▶ **Task brief**: All lines of the material should be given again exactly.

<<<<

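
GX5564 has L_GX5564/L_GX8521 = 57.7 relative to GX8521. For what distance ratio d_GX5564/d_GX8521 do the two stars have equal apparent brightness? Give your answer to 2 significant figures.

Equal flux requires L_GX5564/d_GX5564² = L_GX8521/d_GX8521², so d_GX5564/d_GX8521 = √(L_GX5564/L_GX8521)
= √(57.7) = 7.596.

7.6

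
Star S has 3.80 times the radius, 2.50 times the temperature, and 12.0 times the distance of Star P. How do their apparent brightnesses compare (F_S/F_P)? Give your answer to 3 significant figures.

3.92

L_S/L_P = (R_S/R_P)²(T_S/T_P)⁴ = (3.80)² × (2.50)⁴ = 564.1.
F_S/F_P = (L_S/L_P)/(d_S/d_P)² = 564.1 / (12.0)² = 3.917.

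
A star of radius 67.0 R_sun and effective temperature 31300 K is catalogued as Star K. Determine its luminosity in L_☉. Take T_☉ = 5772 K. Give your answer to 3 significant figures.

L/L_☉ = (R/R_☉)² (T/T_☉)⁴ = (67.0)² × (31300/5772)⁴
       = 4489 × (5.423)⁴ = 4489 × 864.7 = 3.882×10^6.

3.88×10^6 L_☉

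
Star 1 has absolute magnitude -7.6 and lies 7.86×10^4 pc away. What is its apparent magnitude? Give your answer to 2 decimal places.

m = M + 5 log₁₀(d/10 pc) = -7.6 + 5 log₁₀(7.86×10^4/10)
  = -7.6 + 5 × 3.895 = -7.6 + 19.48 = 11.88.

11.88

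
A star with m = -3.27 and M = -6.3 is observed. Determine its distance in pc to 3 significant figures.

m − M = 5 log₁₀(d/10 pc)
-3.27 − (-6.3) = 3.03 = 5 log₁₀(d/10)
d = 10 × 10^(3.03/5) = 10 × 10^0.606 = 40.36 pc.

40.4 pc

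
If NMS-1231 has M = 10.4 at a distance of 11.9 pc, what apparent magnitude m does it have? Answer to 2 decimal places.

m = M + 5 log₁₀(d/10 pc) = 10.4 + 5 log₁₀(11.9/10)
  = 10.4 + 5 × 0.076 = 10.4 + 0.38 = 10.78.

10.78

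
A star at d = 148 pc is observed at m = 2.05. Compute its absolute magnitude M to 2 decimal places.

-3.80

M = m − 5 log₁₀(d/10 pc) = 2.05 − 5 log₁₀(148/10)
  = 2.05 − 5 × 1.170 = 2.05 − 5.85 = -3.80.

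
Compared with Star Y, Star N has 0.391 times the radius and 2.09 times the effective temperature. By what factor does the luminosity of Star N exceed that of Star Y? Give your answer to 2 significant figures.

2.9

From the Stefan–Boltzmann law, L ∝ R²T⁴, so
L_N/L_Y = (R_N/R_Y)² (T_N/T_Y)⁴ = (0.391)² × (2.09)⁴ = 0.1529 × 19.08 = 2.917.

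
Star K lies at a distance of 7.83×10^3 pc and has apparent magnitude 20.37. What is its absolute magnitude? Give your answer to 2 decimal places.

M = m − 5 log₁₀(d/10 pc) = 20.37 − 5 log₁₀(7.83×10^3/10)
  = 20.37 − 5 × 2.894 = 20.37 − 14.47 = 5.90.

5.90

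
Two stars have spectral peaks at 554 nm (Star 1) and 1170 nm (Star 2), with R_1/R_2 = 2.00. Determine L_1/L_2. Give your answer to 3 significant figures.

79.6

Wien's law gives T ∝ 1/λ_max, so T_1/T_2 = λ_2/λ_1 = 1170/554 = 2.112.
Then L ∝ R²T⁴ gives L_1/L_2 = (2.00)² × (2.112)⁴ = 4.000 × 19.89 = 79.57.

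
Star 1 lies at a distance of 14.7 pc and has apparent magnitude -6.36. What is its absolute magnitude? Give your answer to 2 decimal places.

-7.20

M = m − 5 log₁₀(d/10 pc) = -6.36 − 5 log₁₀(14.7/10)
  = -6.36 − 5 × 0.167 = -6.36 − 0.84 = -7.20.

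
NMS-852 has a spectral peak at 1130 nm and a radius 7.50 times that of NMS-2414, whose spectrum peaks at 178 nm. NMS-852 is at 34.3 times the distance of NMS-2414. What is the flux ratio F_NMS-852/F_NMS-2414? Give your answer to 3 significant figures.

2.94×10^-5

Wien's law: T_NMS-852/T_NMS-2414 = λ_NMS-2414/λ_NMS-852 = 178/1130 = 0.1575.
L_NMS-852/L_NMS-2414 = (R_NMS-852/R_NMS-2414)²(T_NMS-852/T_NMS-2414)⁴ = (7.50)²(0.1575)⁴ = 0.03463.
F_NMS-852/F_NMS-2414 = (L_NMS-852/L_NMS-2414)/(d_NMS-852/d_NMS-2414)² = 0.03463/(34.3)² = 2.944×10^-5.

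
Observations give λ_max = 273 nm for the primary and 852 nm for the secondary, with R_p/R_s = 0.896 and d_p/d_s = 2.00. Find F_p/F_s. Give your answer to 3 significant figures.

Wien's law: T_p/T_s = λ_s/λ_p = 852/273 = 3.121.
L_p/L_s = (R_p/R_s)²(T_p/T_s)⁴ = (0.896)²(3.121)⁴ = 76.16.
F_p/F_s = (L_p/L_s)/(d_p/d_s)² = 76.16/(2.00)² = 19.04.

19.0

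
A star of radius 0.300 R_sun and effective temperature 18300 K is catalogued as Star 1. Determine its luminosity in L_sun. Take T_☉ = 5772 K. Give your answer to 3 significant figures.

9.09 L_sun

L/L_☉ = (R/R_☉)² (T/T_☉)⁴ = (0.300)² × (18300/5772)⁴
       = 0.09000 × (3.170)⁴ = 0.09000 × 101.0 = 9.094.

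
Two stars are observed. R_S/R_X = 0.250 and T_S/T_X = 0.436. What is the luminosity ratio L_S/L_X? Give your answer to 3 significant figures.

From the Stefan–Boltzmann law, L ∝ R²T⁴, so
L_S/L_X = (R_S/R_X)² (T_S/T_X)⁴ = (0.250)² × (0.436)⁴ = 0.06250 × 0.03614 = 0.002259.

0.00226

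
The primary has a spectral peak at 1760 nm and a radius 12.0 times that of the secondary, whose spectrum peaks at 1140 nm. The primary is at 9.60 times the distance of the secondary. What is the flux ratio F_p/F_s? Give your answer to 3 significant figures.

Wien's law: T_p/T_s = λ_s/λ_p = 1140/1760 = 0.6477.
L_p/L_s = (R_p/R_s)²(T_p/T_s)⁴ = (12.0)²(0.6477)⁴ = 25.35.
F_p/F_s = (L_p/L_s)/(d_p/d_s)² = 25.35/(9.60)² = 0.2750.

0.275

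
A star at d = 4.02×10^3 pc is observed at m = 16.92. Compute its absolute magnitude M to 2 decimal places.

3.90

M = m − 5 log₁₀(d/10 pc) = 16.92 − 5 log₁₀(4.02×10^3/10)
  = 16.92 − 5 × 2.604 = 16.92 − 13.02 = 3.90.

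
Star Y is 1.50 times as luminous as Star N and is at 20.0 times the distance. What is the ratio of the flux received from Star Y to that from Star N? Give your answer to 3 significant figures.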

>>>>

▶ **Result of this exercise**:
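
GX5564 has L_GX5564/L_GX8521 = 57.7 relative to GX8521. For what distance ratio d_GX5564/d_GX8521 do the two stars have equal apparent brightness? Give your answer to 2 significant figures.

Equal flux requires L_GX5564/d_GX5564² = L_GX8521/d_GX8521², so d_GX5564/d_GX8521 = √(L_GX5564/L_GX8521)
= √(57.7) = 7.596.

7.6

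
Star S has 3.80 times the radius, 2.50 times the temperature, and 12.0 times the distance of Star P. How do their apparent brightnesses compare (F_S/F_P)? Give your answer to 3 significant figures.

3.92

L_S/L_P = (R_S/R_P)²(T_S/T_P)⁴ = (3.80)² × (2.50)⁴ = 564.1.
F_S/F_P = (L_S/L_P)/(d_S/d_P)² = 564.1 / (12.0)² = 3.917.

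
A star of radius 67.0 R_sun and effective temperature 31300 K is catalogued as Star K. Determine its luminosity in L_☉. Take T_☉ = 5772 K. Give your answer to 3 significant figures.

L/L_☉ = (R/R_☉)² (T/T_☉)⁴ = (67.0)² × (31300/5772)⁴
       = 4489 × (5.423)⁴ = 4489 × 864.7 = 3.882×10^6.

3.88×10^6 L_☉

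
Star 1 has absolute magnitude -7.6 and lies 7.86×10^4 pc away. What is its apparent magnitude? Give your answer to 2 decimal places.

m = M + 5 log₁₀(d/10 pc) = -7.6 + 5 log₁₀(7.86×10^4/10)
  = -7.6 + 5 × 3.895 = -7.6 + 19.48 = 11.88.

11.88

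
A star with m = -3.27 and M = -6.3 is observed. Determine its distance in pc to 3 significant figures.

m − M = 5 log₁₀(d/10 pc)
-3.27 − (-6.3) = 3.03 = 5 log₁₀(d/10)
d = 10 × 10^(3.03/5) = 10 × 10^0.606 = 40.36 pc.

40.4 pc

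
If NMS-1231 has M = 10.4 at a distance of 11.9 pc, what apparent magnitude m does it have? Answer to 2 decimal places.

m = M + 5 log₁₀(d/10 pc) = 10.4 + 5 log₁₀(11.9/10)
  = 10.4 + 5 × 0.076 = 10.4 + 0.38 = 10.78.

10.78

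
A star at d = 148 pc is observed at m = 2.05. Compute its absolute magnitude M to 2 decimal places.

-3.80

M = m − 5 log₁₀(d/10 pc) = 2.05 − 5 log₁₀(148/10)
  = 2.05 − 5 × 1.170 = 2.05 − 5.85 = -3.80.

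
Compared with Star Y, Star N has 0.391 times the radius and 2.09 times the effective temperature. By what factor does the luminosity of Star N exceed that of Star Y? Give your answer to 2 significant figures.

2.9

From the Stefan–Boltzmann law, L ∝ R²T⁴, so
L_N/L_Y = (R_N/R_Y)² (T_N/T_Y)⁴ = (0.391)² × (2.09)⁴ = 0.1529 × 19.08 = 2.917.

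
Star K lies at a distance of 7.83×10^3 pc and has apparent magnitude 20.37. What is its absolute magnitude? Give your answer to 2 decimal places.

M = m − 5 log₁₀(d/10 pc) = 20.37 − 5 log₁₀(7.83×10^3/10)
  = 20.37 − 5 × 2.894 = 20.37 − 14.47 = 5.90.

5.90

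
Two stars have spectral peaks at 554 nm (Star 1) and 1170 nm (Star 2), with R_1/R_2 = 2.00. Determine L_1/L_2. Give your answer to 3 significant figures.

79.6

Wien's law gives T ∝ 1/λ_max, so T_1/T_2 = λ_2/λ_1 = 1170/554 = 2.112.
Then L ∝ R²T⁴ gives L_1/L_2 = (2.00)² × (2.112)⁴ = 4.000 × 19.89 = 79.57.

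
Star 1 lies at a distance of 14.7 pc and has apparent magnitude -6.36. What is its absolute magnitude? Give your answer to 2 decimal places.

-7.20

M = m − 5 log₁₀(d/10 pc) = -6.36 − 5 log₁₀(14.7/10)
  = -6.36 − 5 × 0.167 = -6.36 − 0.84 = -7.20.

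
NMS-852 has a spectral peak at 1130 nm and a radius 7.50 times that of NMS-2414, whose spectrum peaks at 178 nm. NMS-852 is at 34.3 times the distance of NMS-2414. What is the flux ratio F_NMS-852/F_NMS-2414? Give your answer to 3 significant figures.

2.94×10^-5

Wien's law: T_NMS-852/T_NMS-2414 = λ_NMS-2414/λ_NMS-852 = 178/1130 = 0.1575.
L_NMS-852/L_NMS-2414 = (R_NMS-852/R_NMS-2414)²(T_NMS-852/T_NMS-2414)⁴ = (7.50)²(0.1575)⁴ = 0.03463.
F_NMS-852/F_NMS-2414 = (L_NMS-852/L_NMS-2414)/(d_NMS-852/d_NMS-2414)² = 0.03463/(34.3)² = 2.944×10^-5.

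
Observations give λ_max = 273 nm for the primary and 852 nm for the secondary, with R_p/R_s = 0.896 and d_p/d_s = 2.00. Find F_p/F_s. Give your answer to 3 significant figures.

Wien's law: T_p/T_s = λ_s/λ_p = 852/273 = 3.121.
L_p/L_s = (R_p/R_s)²(T_p/T_s)⁴ = (0.896)²(3.121)⁴ = 76.16.
F_p/F_s = (L_p/L_s)/(d_p/d_s)² = 76.16/(2.00)² = 19.04.

19.0

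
A star of radius 0.300 R_sun and effective temperature 18300 K is catalogued as Star 1. Determine its luminosity in L_sun. Take T_☉ = 5772 K. Give your answer to 3 significant figures.

9.09 L_sun

L/L_☉ = (R/R_☉)² (T/T_☉)⁴ = (0.300)² × (18300/5772)⁴
       = 0.09000 × (3.170)⁴ = 0.09000 × 101.0 = 9.094.

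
Two stars are observed. R_S/R_X = 0.250 and T_S/T_X = 0.436. What is the luminosity ratio L_S/L_X? Give your answer to 3 significant figures.

From the Stefan–Boltzmann law, L ∝ R²T⁴, so
L_S/L_X = (R_S/R_X)² (T_S/T_X)⁴ = (0.250)² × (0.436)⁴ = 0.06250 × 0.03614 = 0.002259.

0.00226

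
The primary has a spectral peak at 1760 nm and a radius 12.0 times that of the secondary, whose spectrum peaks at 1140 nm. The primary is at 9.60 times the distance of the secondary. What is the flux ratio F_p/F_s? Give your answer to 3 significant figures.

Wien's law: T_p/T_s = λ_s/λ_p = 1140/1760 = 0.6477.
L_p/L_s = (R_p/R_s)²(T_p/T_s)⁴ = (12.0)²(0.6477)⁴ = 25.35.
F_p/F_s = (L_p/L_s)/(d_p/d_s)² = 25.35/(9.60)² = 0.2750.

0.275

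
A star at d = 4.02×10^3 pc is observed at m = 16.92. Compute its absolute magnitude M to 2 decimal places.

3.90

M = m − 5 log₁₀(d/10 pc) = 16.92 − 5 log₁₀(4.02×10^3/10)
  = 16.92 − 5 × 2.604 = 16.92 − 13.02 = 3.90.

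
Star Y is 1.50 times as luminous as Star N and is at 20.0 times the distance. What is the ratio of the flux received from Star Y to that from Star N? Give your answer to 3 significant figures.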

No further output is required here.